§ What to do: Print each entry exactly, all the way through.

Collected data entries
______________________________

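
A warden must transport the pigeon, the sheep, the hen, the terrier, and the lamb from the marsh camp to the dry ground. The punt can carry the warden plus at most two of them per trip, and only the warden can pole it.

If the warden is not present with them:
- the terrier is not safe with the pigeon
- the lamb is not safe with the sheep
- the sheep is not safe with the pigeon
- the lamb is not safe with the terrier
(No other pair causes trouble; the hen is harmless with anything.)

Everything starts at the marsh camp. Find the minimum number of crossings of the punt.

5

Counting alone: the warden can take at most 2 across per trip to the dry ground, so moving all 5 needs at least 3 loaded trips out, with a return between consecutive ones — at least 5 crossings.
The plan below uses exactly 5 crossings, so it is optimal:
1. Warden goes to the dry ground with the lamb and the pigeon.  [the marsh camp: the hen, the sheep, the terrier | the dry ground: the lamb, the pigeon]
2. Warden goes back to the marsh camp alone.  [the marsh camp: the hen, the sheep, the terrier | the dry ground: the lamb, the pigeon]
3. Warden goes to the dry ground with the hen.  [the marsh camp: the sheep, the terrier | the dry ground: the hen, the lamb, the pigeon]
4. Warden goes back to the marsh camp alone.  [the marsh camp: the sheep, the terrier | the dry ground: the hen, the lamb, the pigeon]
5. Warden goes to the dry ground with the sheep and the terrier.  [the marsh camp: — | the dry ground: the hen, the lamb, the pigeon, the sheep, the terrier]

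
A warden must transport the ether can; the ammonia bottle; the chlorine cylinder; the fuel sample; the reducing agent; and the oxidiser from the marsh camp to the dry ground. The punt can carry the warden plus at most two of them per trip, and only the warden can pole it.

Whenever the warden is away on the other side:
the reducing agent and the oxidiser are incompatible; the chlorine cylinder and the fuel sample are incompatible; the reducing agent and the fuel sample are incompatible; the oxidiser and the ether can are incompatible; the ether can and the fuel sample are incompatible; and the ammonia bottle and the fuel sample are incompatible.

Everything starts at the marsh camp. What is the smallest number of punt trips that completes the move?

Counting alone: the warden can take at most 2 across per trip to the dry ground, so moving all 6 needs at least 3 loaded trips out, with a return between consecutive ones — at least 5 crossings.
The safety rule pushes this higher. Following every safe sequence of crossings, the most of the 6 that can be at the dry ground as the punt arrives there on crossing 5 is 5 — never all 6.
So no plan with fewer than 7 crossings exists, and this one achieves 7:
1. Warden goes to the dry ground with the fuel sample and the oxidiser.  [the marsh camp: the ammonia bottle, the chlorine cylinder, the ether can, the reducing agent | the dry ground: the fuel sample, the oxidiser]
2. Warden goes back to the marsh camp alone.  [the marsh camp: the ammonia bottle, the chlorine cylinder, the ether can, the reducing agent | the dry ground: the fuel sample, the oxidiser]
3. Warden goes to the dry ground with the ammonia bottle and the ether can.  [the marsh camp: the chlorine cylinder, the reducing agent | the dry ground: the ammonia bottle, the ether can, the fuel sample, the oxidiser]
4. Warden goes back to the marsh camp with the fuel sample and the oxidiser.  [the marsh camp: the chlorine cylinder, the fuel sample, the oxidiser, the reducing agent | the dry ground: the ammonia bottle, the ether can]
5. Warden goes to the dry ground with the chlorine cylinder and the reducing agent.  [the marsh camp: the fuel sample, the oxidiser | the dry ground: the ammonia bottle, the chlorine cylinder, the ether can, the reducing agent]
6. Warden goes back to the marsh camp alone.  [the marsh camp: the fuel sample, the oxidiser | the dry ground: the ammonia bottle, the chlorine cylinder, the ether can, the reducing agent]
7. Warden goes to the dry ground with the fuel sample and the oxidiser.  [the marsh camp: — | the dry ground: the ammonia bottle, the chlorine cylinder, the ether can, the fuel sample, the oxidiser, the reducing agent]

7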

______________________________

§ Your solution:
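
A warden must transport the pigeon, the sheep, the hen, the terrier, and the lamb from the marsh camp to the dry ground. The punt can carry the warden plus at most two of them per trip, and only the warden can pole it.

If the warden is not present with them:
- the terrier is not safe with the pigeon
- the lamb is not safe with the sheep
- the sheep is not safe with the pigeon
- the lamb is not safe with the terrier
(No other pair causes trouble; the hen is harmless with anything.)

Everything starts at the marsh camp. Find the minimum number of crossings of the punt.

5

Counting alone: the warden can take at most 2 across per trip to the dry ground, so moving all 5 needs at least 3 loaded trips out, with a return between consecutive ones — at least 5 crossings.
The plan below uses exactly 5 crossings, so it is optimal:
1. Warden goes to the dry ground with the lamb and the pigeon.  [the marsh camp: the hen, the sheep, the terrier | the dry ground: the lamb, the pigeon]
2. Warden goes back to the marsh camp alone.  [the marsh camp: the hen, the sheep, the terrier | the dry ground: the lamb, the pigeon]
3. Warden goes to the dry ground with the hen.  [the marsh camp: the sheep, the terrier | the dry ground: the hen, the lamb, the pigeon]
4. Warden goes back to the marsh camp alone.  [the marsh camp: the sheep, the terrier | the dry ground: the hen, the lamb, the pigeon]
5. Warden goes to the dry ground with the sheep and the terrier.  [the marsh camp: — | the dry ground: the hen, the lamb, the pigeon, the sheep, the terrier]

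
A warden must transport the ether can; the ammonia bottle; the chlorine cylinder; the fuel sample; the reducing agent; and the oxidiser from the marsh camp to the dry ground. The punt can carry the warden plus at most two of them per trip, and only the warden can pole it.

Whenever the warden is away on the other side:
the reducing agent and the oxidiser are incompatible; the chlorine cylinder and the fuel sample are incompatible; the reducing agent and the fuel sample are incompatible; the oxidiser and the ether can are incompatible; the ether can and the fuel sample are incompatible; and the ammonia bottle and the fuel sample are incompatible.

Everything starts at the marsh camp. What is the smallest number of punt trips that completes the move?

Counting alone: the warden can take at most 2 across per trip to the dry ground, so moving all 6 needs at least 3 loaded trips out, with a return between consecutive ones — at least 5 crossings.
The safety rule pushes this higher. Following every safe sequence of crossings, the most of the 6 that can be at the dry ground as the punt arrives there on crossing 5 is 5 — never all 6.
So no plan with fewer than 7 crossings exists, and this one achieves 7:
1. Warden goes to the dry ground with the fuel sample and the oxidiser.  [the marsh camp: the ammonia bottle, the chlorine cylinder, the ether can, the reducing agent | the dry ground: the fuel sample, the oxidiser]
2. Warden goes back to the marsh camp alone.  [the marsh camp: the ammonia bottle, the chlorine cylinder, the ether can, the reducing agent | the dry ground: the fuel sample, the oxidiser]
3. Warden goes to the dry ground with the ammonia bottle and the ether can.  [the marsh camp: the chlorine cylinder, the reducing agent | the dry ground: the ammonia bottle, the ether can, the fuel sample, the oxidiser]
4. Warden goes back to the marsh camp with the fuel sample and the oxidiser.  [the marsh camp: the chlorine cylinder, the fuel sample, the oxidiser, the reducing agent | the dry ground: the ammonia bottle, the ether can]
5. Warden goes to the dry ground with the chlorine cylinder and the reducing agent.  [the marsh camp: the fuel sample, the oxidiser | the dry ground: the ammonia bottle, the chlorine cylinder, the ether can, the reducing agent]
6. Warden goes back to the marsh camp alone.  [the marsh camp: the fuel sample, the oxidiser | the dry ground: the ammonia bottle, the chlorine cylinder, the ether can, the reducing agent]
7. Warden goes to the dry ground with the fuel sample and the oxidiser.  [the marsh camp: — | the dry ground: the ammonia bottle, the chlorine cylinder, the ether can, the fuel sample, the oxidiser, the reducing agent]

7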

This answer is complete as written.